---------- EXERCISE INPUTS ----------

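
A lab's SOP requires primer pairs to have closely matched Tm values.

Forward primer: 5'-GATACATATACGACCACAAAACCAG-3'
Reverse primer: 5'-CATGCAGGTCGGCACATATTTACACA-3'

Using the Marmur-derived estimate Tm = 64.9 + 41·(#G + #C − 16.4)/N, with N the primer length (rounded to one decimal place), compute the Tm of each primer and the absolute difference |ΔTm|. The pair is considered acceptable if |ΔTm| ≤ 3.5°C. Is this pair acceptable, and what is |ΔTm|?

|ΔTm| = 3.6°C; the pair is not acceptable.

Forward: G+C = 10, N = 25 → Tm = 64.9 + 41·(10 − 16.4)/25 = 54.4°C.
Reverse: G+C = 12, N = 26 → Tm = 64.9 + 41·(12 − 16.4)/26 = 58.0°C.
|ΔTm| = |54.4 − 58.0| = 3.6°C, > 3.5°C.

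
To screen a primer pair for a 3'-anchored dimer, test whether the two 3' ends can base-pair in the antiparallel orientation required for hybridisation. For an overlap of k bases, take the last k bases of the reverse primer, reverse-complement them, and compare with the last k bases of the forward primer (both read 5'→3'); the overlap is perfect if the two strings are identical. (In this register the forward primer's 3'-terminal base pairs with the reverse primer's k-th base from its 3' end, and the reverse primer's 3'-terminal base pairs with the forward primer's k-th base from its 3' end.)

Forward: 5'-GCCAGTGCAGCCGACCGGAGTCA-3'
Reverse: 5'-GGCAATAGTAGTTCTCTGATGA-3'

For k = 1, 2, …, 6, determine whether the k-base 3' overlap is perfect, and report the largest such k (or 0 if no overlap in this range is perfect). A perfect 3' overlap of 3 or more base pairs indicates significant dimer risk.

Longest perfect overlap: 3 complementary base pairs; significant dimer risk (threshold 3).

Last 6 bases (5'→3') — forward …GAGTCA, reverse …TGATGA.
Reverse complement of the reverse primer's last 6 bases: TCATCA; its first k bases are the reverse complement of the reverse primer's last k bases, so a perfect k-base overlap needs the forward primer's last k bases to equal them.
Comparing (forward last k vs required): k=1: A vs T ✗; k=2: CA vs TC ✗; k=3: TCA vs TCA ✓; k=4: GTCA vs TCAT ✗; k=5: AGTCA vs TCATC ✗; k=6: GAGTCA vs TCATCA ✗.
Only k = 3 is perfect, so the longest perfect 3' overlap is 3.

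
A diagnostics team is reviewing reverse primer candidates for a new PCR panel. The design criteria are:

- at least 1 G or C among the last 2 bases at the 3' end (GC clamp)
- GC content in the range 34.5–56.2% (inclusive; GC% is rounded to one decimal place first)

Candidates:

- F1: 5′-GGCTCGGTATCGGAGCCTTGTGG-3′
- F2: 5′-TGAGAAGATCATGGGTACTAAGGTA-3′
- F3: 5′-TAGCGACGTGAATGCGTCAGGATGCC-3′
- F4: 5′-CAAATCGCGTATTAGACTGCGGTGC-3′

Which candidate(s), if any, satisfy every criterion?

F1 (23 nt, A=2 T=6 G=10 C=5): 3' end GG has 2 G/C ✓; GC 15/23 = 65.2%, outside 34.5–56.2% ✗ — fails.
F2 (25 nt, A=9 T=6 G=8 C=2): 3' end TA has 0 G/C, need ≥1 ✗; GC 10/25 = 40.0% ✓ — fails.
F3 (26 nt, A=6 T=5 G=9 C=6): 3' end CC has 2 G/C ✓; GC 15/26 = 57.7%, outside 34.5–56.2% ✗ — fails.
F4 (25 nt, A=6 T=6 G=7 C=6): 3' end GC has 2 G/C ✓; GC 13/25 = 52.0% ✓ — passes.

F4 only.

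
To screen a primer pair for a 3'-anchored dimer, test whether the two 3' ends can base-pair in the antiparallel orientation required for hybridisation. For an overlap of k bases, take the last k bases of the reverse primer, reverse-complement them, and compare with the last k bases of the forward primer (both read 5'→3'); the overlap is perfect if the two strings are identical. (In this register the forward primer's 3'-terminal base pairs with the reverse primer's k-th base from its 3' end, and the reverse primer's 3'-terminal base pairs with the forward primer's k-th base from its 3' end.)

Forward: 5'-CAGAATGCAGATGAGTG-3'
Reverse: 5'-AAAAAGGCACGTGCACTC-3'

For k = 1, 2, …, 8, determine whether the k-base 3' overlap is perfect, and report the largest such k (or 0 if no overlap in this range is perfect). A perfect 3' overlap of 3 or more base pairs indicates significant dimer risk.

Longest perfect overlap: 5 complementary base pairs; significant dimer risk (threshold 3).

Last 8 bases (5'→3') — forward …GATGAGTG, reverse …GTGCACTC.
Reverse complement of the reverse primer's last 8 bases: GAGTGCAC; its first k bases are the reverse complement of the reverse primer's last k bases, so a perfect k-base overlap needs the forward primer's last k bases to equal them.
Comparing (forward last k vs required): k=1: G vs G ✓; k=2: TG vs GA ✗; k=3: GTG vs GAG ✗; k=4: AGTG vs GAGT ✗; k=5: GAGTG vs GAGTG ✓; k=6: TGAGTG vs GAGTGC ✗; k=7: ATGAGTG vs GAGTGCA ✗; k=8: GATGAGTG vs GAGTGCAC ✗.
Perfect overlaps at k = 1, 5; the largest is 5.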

----------

● **TASK DESCRIPTION**
In the answer, each line of the data must appear exactly as written.

● **RESPONSE TO THE EXERCISE**
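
A lab's SOP requires primer pairs to have closely matched Tm values.

Forward primer: 5'-GATACATATACGACCACAAAACCAG-3'
Reverse primer: 5'-CATGCAGGTCGGCACATATTTACACA-3'

Using the Marmur-derived estimate Tm = 64.9 + 41·(#G + #C − 16.4)/N, with N the primer length (rounded to one decimal place), compute the Tm of each primer and the absolute difference |ΔTm|. The pair is considered acceptable if |ΔTm| ≤ 3.5°C. Is this pair acceptable, and what is |ΔTm|?

|ΔTm| = 3.6°C; the pair is not acceptable.

Forward: G+C = 10, N = 25 → Tm = 64.9 + 41·(10 − 16.4)/25 = 54.4°C.
Reverse: G+C = 12, N = 26 → Tm = 64.9 + 41·(12 − 16.4)/26 = 58.0°C.
|ΔTm| = |54.4 − 58.0| = 3.6°C, > 3.5°C.

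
To screen a primer pair for a 3'-anchored dimer, test whether the two 3' ends can base-pair in the antiparallel orientation required for hybridisation. For an overlap of k bases, take the last k bases of the reverse primer, reverse-complement them, and compare with the last k bases of the forward primer (both read 5'→3'); the overlap is perfect if the two strings are identical. (In this register the forward primer's 3'-terminal base pairs with the reverse primer's k-th base from its 3' end, and the reverse primer's 3'-terminal base pairs with the forward primer's k-th base from its 3' end.)

Forward: 5'-GCCAGTGCAGCCGACCGGAGTCA-3'
Reverse: 5'-GGCAATAGTAGTTCTCTGATGA-3'

For k = 1, 2, …, 6, determine whether the k-base 3' overlap is perfect, and report the largest such k (or 0 if no overlap in this range is perfect). A perfect 3' overlap of 3 or more base pairs indicates significant dimer risk.

Longest perfect overlap: 3 complementary base pairs; significant dimer risk (threshold 3).

Last 6 bases (5'→3') — forward …GAGTCA, reverse …TGATGA.
Reverse complement of the reverse primer's last 6 bases: TCATCA; its first k bases are the reverse complement of the reverse primer's last k bases, so a perfect k-base overlap needs the forward primer's last k bases to equal them.
Comparing (forward last k vs required): k=1: A vs T ✗; k=2: CA vs TC ✗; k=3: TCA vs TCA ✓; k=4: GTCA vs TCAT ✗; k=5: AGTCA vs TCATC ✗; k=6: GAGTCA vs TCATCA ✗.
Only k = 3 is perfect, so the longest perfect 3' overlap is 3.

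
A diagnostics team is reviewing reverse primer candidates for a new PCR panel. The design criteria are:

- at least 1 G or C among the last 2 bases at the 3' end (GC clamp)
- GC content in the range 34.5–56.2% (inclusive; GC% is rounded to one decimal place first)

Candidates:

- F1: 5′-GGCTCGGTATCGGAGCCTTGTGG-3′
- F2: 5′-TGAGAAGATCATGGGTACTAAGGTA-3′
- F3: 5′-TAGCGACGTGAATGCGTCAGGATGCC-3′
- F4: 5′-CAAATCGCGTATTAGACTGCGGTGC-3′

Which candidate(s), if any, satisfy every criterion?

F1 (23 nt, A=2 T=6 G=10 C=5): 3' end GG has 2 G/C ✓; GC 15/23 = 65.2%, outside 34.5–56.2% ✗ — fails.
F2 (25 nt, A=9 T=6 G=8 C=2): 3' end TA has 0 G/C, need ≥1 ✗; GC 10/25 = 40.0% ✓ — fails.
F3 (26 nt, A=6 T=5 G=9 C=6): 3' end CC has 2 G/C ✓; GC 15/26 = 57.7%, outside 34.5–56.2% ✗ — fails.
F4 (25 nt, A=6 T=6 G=7 C=6): 3' end GC has 2 G/C ✓; GC 13/25 = 52.0% ✓ — passes.

F4 only.

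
To screen a primer pair for a 3'-anchored dimer, test whether the two 3' ends can base-pair in the antiparallel orientation required for hybridisation. For an overlap of k bases, take the last k bases of the reverse primer, reverse-complement them, and compare with the last k bases of the forward primer (both read 5'→3'); the overlap is perfect if the two strings are identical. (In this register the forward primer's 3'-terminal base pairs with the reverse primer's k-th base from its 3' end, and the reverse primer's 3'-terminal base pairs with the forward primer's k-th base from its 3' end.)

Forward: 5'-CAGAATGCAGATGAGTG-3'
Reverse: 5'-AAAAAGGCACGTGCACTC-3'

For k = 1, 2, …, 8, determine whether the k-base 3' overlap is perfect, and report the largest such k (or 0 if no overlap in this range is perfect). A perfect 3' overlap of 3 or more base pairs indicates significant dimer risk.

Longest perfect overlap: 5 complementary base pairs; significant dimer risk (threshold 3).

Last 8 bases (5'→3') — forward …GATGAGTG, reverse …GTGCACTC.
Reverse complement of the reverse primer's last 8 bases: GAGTGCAC; its first k bases are the reverse complement of the reverse primer's last k bases, so a perfect k-base overlap needs the forward primer's last k bases to equal them.
Comparing (forward last k vs required): k=1: G vs G ✓; k=2: TG vs GA ✗; k=3: GTG vs GAG ✗; k=4: AGTG vs GAGT ✗; k=5: GAGTG vs GAGTG ✓; k=6: TGAGTG vs GAGTGC ✗; k=7: ATGAGTG vs GAGTGCA ✗; k=8: GATGAGTG vs GAGTGCAC ✗.
Perfect overlaps at k = 1, 5; the largest is 5.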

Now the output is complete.